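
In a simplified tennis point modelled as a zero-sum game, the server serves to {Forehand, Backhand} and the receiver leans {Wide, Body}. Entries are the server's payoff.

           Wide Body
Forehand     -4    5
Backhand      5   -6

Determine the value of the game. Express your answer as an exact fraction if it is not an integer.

Row minima: Forehand → -4, Backhand → -6; maximin = -4.
Column maxima: Wide → 5, Body → 5; minimax = 5.
-4 ≠ 5, so there is no saddle point; optimal play is mixed.
Let the server play Forehand with probability p. Expected payoff against Wide: (-4)p + 5(1−p) = −9p + 5; against Body: 5p + (-6)(1−p) = 11p − 6.
Setting these equal: −9p + 5 = 11p − 6 ⇒ −20p = -11 ⇒ p = 11/20, and the value is (-9)·(11/20) + 5 = 1/20.
For the receiver: with q = P(Wide), equating Forehand's and Backhand's payoffs gives −9q + 5 = 11q − 6 ⇒ q = 11/20.

1/20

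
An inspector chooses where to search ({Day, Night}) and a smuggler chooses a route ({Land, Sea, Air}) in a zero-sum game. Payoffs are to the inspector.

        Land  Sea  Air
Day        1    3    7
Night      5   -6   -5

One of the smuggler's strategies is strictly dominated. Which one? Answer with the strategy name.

Air

Sea holds the inspector's payoff strictly below Air in every row: 3 < 7, -6 < -5.
So Air is strictly dominated for the smuggler.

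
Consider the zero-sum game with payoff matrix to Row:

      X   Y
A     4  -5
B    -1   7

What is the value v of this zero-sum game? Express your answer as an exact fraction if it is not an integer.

Row minima: A → -5, B → -1; maximin = -1.
Column maxima: X → 4, Y → 7; minimax = 4.
-1 ≠ 4, so there is no saddle point; optimal play is mixed.
Let Row play A with probability p. Expected payoff against X: 4p + (-1)(1−p) = 5p − 1; against Y: (-5)p + 7(1−p) = −12p + 7.
Setting these equal: 5p − 1 = −12p + 7 ⇒ 17p = 8 ⇒ p = 8/17, and the value is (5)·(8/17) − 1 = 23/17.
For Column: with q = P(X), equating A's and B's payoffs gives 9q − 5 = −8q + 7 ⇒ q = 12/17.

23/17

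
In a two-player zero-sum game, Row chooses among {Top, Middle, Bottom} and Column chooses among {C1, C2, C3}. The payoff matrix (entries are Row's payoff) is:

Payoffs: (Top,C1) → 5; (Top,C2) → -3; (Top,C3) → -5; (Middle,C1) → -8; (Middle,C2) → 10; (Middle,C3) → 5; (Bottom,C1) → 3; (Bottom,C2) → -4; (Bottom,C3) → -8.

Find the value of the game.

Row minima: Top → -5, Middle → -8, Bottom → -8; maximin = -5.
Column maxima: C1 → 5, C2 → 10, C3 → 5; minimax = 5.
-5 ≠ 5, so there is no saddle point; optimal play is mixed.
Bottom is strictly dominated by Top, so Row never plays it.
C2 is strictly dominated by C3 (it gives Row strictly more in every row), so Column never plays it.
On the remaining 2×2 (Top, Middle vs C1, C3):
Let Row play Top with probability p. Expected payoff against C1: 5p + (-8)(1−p) = 13p − 8; against C3: (-5)p + 5(1−p) = −10p + 5.
Setting these equal: 13p − 8 = −10p + 5 ⇒ 23p = 13 ⇒ p = 13/23, and the value is (13)·(13/23) − 8 = -15/23.
For Column: with q = P(C1), equating Top's and Middle's payoffs gives 10q − 5 = −13q + 5 ⇒ q = 10/23.

-15/23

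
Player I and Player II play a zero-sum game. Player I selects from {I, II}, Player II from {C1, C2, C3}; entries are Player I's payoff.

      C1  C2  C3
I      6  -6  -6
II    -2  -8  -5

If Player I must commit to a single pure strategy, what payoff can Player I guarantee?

Row minima: I → -6, II → -8.
The best of these is -6.

-6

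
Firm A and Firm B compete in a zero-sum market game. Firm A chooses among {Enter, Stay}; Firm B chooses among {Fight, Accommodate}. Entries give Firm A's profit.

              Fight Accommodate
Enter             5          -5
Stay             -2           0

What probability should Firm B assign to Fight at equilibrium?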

→ **Instructions for the task**
Report only how many lines of the listing hold the word "Firm".

→ **Task solution**
2